_AIM OF THE TASK_.
Of the lines below, copy those that hold the word "before".

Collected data
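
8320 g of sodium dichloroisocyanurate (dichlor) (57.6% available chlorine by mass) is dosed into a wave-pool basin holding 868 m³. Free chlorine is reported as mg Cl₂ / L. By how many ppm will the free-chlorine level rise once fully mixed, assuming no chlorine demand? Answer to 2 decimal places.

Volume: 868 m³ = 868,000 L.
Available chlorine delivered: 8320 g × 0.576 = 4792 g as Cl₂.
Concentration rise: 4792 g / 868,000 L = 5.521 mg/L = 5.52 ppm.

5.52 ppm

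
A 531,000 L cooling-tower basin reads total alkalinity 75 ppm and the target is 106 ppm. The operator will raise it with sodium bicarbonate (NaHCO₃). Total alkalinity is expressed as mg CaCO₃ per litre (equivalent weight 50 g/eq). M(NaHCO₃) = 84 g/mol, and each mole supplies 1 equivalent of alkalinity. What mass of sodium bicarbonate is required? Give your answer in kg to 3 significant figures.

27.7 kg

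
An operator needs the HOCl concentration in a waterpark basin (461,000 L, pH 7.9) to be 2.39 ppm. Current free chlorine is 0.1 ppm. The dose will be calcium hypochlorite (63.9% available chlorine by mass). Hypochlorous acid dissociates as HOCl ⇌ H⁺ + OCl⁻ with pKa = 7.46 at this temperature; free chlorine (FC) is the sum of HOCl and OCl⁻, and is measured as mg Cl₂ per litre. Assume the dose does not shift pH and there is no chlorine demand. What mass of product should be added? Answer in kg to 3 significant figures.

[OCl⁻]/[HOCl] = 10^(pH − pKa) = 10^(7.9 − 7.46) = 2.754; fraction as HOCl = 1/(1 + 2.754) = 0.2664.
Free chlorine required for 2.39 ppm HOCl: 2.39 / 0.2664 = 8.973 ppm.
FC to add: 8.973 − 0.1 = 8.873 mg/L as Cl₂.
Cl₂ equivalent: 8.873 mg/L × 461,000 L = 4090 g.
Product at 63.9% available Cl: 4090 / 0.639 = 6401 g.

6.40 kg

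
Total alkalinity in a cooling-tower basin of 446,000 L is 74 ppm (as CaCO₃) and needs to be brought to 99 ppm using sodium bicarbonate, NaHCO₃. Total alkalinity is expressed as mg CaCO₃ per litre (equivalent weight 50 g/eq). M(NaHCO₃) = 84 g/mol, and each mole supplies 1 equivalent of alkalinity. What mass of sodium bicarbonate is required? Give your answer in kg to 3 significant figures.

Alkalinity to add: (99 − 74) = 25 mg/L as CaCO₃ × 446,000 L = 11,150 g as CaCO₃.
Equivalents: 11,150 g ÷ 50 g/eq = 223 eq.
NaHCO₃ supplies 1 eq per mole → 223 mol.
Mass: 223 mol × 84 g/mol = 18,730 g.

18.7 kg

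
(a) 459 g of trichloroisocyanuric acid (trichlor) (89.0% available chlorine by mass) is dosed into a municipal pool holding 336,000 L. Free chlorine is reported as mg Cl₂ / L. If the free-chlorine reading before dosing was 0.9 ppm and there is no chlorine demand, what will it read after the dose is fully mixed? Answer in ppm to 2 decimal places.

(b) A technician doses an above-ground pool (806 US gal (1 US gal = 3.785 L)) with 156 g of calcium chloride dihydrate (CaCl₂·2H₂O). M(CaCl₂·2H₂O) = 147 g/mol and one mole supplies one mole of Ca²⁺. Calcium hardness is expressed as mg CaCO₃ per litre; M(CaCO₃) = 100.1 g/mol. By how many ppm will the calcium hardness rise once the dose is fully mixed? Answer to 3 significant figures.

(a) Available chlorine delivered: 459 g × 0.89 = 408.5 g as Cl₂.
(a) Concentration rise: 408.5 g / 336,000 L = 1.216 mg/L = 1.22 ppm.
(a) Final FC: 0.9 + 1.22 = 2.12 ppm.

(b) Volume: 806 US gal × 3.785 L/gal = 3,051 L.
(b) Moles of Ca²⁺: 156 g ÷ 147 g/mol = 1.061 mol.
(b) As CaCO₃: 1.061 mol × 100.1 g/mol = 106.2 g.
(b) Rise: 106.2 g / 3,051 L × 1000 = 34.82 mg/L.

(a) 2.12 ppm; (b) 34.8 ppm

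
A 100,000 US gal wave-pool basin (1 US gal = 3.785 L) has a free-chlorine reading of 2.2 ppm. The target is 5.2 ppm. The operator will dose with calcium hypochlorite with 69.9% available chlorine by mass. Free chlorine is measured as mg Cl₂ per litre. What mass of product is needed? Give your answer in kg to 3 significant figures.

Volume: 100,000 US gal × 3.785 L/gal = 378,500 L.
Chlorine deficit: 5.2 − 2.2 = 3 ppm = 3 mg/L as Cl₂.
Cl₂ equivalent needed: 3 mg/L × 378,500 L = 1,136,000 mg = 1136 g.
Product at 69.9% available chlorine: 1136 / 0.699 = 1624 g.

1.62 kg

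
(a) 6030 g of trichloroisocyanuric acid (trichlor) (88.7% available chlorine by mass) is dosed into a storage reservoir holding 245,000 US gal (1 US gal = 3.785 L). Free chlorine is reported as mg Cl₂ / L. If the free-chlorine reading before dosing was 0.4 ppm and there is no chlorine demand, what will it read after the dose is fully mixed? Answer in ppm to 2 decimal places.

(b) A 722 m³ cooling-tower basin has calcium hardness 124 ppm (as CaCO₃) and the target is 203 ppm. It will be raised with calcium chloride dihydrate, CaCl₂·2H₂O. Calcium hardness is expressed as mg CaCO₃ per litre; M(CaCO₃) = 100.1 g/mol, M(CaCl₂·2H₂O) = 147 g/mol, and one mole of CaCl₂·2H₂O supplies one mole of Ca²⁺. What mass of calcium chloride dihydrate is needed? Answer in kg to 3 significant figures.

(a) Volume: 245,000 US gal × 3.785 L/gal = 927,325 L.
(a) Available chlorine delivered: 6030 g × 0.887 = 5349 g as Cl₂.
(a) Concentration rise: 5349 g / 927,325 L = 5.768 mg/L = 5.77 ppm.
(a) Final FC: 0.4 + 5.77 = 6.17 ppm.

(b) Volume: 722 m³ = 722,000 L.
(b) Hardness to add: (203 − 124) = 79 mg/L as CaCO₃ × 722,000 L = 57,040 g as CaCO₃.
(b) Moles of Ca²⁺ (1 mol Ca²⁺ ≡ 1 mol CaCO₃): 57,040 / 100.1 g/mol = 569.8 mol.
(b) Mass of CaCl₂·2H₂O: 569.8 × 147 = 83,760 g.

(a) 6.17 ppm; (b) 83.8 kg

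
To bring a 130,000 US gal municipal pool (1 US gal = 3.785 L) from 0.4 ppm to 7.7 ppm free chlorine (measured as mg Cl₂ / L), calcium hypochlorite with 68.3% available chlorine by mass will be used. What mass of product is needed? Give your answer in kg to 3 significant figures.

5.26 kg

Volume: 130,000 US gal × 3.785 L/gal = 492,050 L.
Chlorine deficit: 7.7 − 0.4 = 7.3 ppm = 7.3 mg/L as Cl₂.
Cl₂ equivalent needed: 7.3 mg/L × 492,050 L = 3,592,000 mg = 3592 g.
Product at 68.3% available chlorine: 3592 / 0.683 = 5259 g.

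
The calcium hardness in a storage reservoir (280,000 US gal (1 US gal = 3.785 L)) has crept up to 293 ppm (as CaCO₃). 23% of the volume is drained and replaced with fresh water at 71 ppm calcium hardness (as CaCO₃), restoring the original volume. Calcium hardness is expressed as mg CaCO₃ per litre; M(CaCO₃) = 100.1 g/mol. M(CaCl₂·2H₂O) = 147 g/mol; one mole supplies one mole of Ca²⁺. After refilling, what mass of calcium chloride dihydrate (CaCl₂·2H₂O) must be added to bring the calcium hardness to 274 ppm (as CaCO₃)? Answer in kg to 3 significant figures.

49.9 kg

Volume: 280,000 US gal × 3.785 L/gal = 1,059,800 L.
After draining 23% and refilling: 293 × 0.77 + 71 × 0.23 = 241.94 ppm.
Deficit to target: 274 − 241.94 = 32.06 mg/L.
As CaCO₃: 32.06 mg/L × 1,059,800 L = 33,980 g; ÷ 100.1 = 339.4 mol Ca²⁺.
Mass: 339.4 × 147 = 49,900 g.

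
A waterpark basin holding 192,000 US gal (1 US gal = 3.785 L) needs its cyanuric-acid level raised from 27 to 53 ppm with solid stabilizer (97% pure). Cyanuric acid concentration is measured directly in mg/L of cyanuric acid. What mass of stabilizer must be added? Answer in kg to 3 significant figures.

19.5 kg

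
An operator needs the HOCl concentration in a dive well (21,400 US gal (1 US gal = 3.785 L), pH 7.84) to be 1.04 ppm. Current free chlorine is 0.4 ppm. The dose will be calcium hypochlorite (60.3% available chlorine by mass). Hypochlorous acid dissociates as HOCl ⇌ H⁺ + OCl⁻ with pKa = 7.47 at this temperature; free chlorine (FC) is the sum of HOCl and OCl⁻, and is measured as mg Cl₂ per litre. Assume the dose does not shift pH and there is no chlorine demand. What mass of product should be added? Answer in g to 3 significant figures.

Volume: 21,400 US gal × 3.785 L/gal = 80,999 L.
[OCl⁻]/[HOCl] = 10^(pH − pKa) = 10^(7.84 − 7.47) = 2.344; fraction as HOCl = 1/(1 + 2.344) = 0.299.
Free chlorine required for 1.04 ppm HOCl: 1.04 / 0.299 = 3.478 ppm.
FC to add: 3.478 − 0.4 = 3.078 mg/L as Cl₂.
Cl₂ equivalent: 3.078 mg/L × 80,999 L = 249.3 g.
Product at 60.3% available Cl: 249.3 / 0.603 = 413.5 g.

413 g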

_ANSWER FOR THE TASK_.
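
(a) 459 g of trichloroisocyanuric acid (trichlor) (89.0% available chlorine by mass) is dosed into a municipal pool holding 336,000 L. Free chlorine is reported as mg Cl₂ / L. If the free-chlorine reading before dosing was 0.9 ppm and there is no chlorine demand, what will it read after the dose is fully mixed? Answer in ppm to 2 decimal places.
(a) 6030 g of trichloroisocyanuric acid (trichlor) (88.7% available chlorine by mass) is dosed into a storage reservoir holding 245,000 US gal (1 US gal = 3.785 L). Free chlorine is reported as mg Cl₂ / L. If the free-chlorine reading before dosing was 0.4 ppm and there is no chlorine demand, what will it read after the dose is fully mixed? Answer in ppm to 2 decimal places.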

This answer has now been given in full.